- [Records shown]
....................

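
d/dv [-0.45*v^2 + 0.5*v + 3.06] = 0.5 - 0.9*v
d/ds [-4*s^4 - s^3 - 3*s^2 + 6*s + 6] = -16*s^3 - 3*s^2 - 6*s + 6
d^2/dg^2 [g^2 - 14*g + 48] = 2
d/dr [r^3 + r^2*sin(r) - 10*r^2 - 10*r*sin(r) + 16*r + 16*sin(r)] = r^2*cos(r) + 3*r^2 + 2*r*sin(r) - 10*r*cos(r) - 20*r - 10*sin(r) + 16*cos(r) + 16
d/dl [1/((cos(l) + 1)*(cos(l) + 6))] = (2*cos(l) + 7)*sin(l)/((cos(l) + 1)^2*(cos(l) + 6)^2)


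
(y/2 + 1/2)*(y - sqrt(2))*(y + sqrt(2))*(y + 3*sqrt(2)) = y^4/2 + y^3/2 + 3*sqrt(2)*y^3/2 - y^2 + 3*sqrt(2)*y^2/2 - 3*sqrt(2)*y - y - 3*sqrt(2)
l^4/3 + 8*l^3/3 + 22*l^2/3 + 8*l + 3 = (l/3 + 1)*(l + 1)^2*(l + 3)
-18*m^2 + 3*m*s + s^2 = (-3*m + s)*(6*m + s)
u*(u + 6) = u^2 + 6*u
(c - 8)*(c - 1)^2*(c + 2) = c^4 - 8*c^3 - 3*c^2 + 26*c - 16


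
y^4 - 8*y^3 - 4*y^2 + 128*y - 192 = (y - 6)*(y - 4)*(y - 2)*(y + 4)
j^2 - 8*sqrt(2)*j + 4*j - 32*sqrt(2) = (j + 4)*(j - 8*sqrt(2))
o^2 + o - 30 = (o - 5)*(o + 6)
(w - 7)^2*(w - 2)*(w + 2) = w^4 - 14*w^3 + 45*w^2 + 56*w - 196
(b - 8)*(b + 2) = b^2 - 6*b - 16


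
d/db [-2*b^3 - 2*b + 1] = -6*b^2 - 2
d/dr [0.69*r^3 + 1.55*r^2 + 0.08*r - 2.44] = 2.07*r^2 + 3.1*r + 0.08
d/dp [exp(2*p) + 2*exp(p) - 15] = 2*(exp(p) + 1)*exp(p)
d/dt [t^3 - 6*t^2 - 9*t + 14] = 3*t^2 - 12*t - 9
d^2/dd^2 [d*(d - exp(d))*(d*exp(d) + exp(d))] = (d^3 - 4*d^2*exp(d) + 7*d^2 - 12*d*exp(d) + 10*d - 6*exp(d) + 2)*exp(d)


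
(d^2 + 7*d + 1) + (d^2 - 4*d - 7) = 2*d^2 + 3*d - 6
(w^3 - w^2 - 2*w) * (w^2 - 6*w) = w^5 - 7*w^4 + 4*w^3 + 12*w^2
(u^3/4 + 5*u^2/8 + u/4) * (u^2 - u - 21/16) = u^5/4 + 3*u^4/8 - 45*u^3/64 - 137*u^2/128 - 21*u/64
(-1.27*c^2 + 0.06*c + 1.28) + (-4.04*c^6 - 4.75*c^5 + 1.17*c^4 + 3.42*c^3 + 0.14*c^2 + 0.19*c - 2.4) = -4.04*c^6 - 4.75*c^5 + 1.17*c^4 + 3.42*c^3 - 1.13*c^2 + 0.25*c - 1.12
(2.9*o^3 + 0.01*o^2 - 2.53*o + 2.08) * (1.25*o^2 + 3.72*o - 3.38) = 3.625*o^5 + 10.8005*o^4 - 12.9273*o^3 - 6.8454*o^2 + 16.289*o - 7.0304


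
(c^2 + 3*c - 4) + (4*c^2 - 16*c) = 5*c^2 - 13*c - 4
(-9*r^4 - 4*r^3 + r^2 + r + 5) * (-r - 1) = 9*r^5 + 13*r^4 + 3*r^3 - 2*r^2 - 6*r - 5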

....................

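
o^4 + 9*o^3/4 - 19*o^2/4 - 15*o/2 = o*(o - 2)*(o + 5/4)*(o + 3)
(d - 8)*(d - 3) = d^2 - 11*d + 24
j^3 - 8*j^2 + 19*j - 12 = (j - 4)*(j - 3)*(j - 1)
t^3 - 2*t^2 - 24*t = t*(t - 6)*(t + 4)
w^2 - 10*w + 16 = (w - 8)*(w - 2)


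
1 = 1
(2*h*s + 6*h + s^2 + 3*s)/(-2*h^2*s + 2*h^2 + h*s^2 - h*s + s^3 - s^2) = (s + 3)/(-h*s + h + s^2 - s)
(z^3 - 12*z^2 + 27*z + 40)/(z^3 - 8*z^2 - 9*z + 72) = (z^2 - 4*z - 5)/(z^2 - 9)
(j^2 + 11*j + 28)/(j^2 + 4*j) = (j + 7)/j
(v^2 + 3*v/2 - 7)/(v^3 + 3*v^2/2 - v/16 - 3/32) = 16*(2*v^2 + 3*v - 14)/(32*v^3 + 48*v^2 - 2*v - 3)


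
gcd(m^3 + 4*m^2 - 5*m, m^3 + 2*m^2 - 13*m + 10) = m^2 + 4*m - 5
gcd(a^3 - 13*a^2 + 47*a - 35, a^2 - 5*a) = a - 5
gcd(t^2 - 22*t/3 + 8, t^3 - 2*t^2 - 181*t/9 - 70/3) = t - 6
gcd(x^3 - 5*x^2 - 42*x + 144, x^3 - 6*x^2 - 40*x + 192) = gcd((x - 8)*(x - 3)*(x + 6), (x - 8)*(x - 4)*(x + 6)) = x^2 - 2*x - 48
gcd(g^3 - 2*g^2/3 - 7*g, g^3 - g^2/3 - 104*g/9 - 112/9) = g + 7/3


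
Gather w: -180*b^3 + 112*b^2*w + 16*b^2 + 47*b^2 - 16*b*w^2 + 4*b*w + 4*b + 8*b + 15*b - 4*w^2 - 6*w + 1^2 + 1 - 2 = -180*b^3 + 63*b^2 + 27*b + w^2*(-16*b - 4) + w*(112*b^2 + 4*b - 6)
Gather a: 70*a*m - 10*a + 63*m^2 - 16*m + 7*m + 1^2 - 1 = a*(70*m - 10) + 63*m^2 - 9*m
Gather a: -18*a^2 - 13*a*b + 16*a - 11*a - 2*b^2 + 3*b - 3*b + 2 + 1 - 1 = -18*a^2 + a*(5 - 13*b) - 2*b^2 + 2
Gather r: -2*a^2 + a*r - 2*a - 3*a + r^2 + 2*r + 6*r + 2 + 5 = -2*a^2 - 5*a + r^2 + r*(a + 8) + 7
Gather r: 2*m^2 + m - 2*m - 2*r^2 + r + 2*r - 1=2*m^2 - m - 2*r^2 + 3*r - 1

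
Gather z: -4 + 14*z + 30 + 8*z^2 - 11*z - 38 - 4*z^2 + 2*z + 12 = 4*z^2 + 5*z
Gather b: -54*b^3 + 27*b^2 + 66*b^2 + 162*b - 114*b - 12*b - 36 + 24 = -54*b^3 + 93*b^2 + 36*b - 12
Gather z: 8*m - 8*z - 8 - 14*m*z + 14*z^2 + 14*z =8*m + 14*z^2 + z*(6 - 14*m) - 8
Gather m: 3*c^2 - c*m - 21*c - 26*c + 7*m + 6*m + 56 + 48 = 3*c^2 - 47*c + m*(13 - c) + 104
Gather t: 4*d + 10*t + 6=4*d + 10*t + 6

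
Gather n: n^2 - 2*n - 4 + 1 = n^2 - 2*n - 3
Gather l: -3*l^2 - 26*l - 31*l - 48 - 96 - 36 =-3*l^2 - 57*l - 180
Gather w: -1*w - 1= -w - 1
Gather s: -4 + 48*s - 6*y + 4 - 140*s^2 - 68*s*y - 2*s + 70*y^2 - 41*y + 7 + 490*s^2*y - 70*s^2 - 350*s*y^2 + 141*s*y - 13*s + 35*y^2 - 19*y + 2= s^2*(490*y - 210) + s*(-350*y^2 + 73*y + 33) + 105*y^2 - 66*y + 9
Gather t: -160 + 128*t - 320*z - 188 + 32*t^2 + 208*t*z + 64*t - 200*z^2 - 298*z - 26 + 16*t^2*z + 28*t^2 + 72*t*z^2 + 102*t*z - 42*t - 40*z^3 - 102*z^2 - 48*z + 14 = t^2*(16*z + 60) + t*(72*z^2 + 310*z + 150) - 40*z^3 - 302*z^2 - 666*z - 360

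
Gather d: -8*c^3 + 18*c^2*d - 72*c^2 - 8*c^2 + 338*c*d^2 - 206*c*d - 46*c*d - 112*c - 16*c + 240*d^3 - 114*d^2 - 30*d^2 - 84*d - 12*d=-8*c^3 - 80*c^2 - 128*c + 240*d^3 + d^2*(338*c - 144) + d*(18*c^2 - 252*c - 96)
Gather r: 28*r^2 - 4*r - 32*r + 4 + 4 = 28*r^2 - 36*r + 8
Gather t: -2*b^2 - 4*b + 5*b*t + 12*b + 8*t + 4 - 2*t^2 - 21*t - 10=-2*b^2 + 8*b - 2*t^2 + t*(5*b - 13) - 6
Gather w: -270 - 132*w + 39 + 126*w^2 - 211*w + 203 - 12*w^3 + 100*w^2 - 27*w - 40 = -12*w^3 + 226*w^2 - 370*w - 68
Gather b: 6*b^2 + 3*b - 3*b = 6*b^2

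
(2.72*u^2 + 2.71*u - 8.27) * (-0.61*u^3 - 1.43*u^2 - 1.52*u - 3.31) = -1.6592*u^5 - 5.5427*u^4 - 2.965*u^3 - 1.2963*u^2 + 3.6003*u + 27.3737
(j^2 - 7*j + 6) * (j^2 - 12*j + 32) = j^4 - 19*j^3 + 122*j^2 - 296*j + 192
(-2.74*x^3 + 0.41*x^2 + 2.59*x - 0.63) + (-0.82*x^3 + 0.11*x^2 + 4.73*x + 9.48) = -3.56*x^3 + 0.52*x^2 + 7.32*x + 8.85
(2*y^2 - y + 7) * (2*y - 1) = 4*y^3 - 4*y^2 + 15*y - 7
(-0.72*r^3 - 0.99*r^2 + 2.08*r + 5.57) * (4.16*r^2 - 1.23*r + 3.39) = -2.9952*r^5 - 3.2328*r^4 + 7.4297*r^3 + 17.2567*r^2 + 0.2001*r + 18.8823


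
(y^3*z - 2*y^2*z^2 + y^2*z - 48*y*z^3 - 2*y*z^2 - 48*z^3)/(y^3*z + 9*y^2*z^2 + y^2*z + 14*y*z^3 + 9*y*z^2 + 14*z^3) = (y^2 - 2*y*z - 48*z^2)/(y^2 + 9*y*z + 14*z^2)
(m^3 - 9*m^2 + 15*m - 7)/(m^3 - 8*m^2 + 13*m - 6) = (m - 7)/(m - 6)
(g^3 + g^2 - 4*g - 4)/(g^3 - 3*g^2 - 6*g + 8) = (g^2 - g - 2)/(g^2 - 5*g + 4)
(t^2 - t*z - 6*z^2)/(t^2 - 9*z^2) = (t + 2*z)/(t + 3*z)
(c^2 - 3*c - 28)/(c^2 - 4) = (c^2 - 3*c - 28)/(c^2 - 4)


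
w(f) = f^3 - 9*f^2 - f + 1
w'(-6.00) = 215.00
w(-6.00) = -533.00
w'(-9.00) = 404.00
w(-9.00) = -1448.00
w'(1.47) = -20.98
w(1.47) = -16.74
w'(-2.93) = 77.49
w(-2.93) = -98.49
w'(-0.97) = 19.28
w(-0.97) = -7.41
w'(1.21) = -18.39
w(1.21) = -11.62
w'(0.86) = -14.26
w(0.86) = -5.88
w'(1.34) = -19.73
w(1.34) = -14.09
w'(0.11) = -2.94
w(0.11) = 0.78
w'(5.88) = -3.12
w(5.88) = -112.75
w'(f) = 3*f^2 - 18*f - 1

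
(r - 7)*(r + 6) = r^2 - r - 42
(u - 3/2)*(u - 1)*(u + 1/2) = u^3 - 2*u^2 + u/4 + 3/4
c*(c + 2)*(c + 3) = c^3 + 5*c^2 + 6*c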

....................

Transcribe the records above from the line holding "d/dv [-0.45*v^2 + 0.5*v + 3.06] = 0.5 - 0.9*v" down to the line holding "(c - 8)*(c - 1)^2*(c", inclusive, without adding anything.

- [Exercise answer]
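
d/dv [-0.45*v^2 + 0.5*v + 3.06] = 0.5 - 0.9*v
d/ds [-4*s^4 - s^3 - 3*s^2 + 6*s + 6] = -16*s^3 - 3*s^2 - 6*s + 6
d^2/dg^2 [g^2 - 14*g + 48] = 2
d/dr [r^3 + r^2*sin(r) - 10*r^2 - 10*r*sin(r) + 16*r + 16*sin(r)] = r^2*cos(r) + 3*r^2 + 2*r*sin(r) - 10*r*cos(r) - 20*r - 10*sin(r) + 16*cos(r) + 16
d/dl [1/((cos(l) + 1)*(cos(l) + 6))] = (2*cos(l) + 7)*sin(l)/((cos(l) + 1)^2*(cos(l) + 6)^2)


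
(y/2 + 1/2)*(y - sqrt(2))*(y + sqrt(2))*(y + 3*sqrt(2)) = y^4/2 + y^3/2 + 3*sqrt(2)*y^3/2 - y^2 + 3*sqrt(2)*y^2/2 - 3*sqrt(2)*y - y - 3*sqrt(2)
l^4/3 + 8*l^3/3 + 22*l^2/3 + 8*l + 3 = (l/3 + 1)*(l + 1)^2*(l + 3)
-18*m^2 + 3*m*s + s^2 = (-3*m + s)*(6*m + s)
u*(u + 6) = u^2 + 6*u
(c - 8)*(c - 1)^2*(c + 2) = c^4 - 8*c^3 - 3*c^2 + 26*c - 16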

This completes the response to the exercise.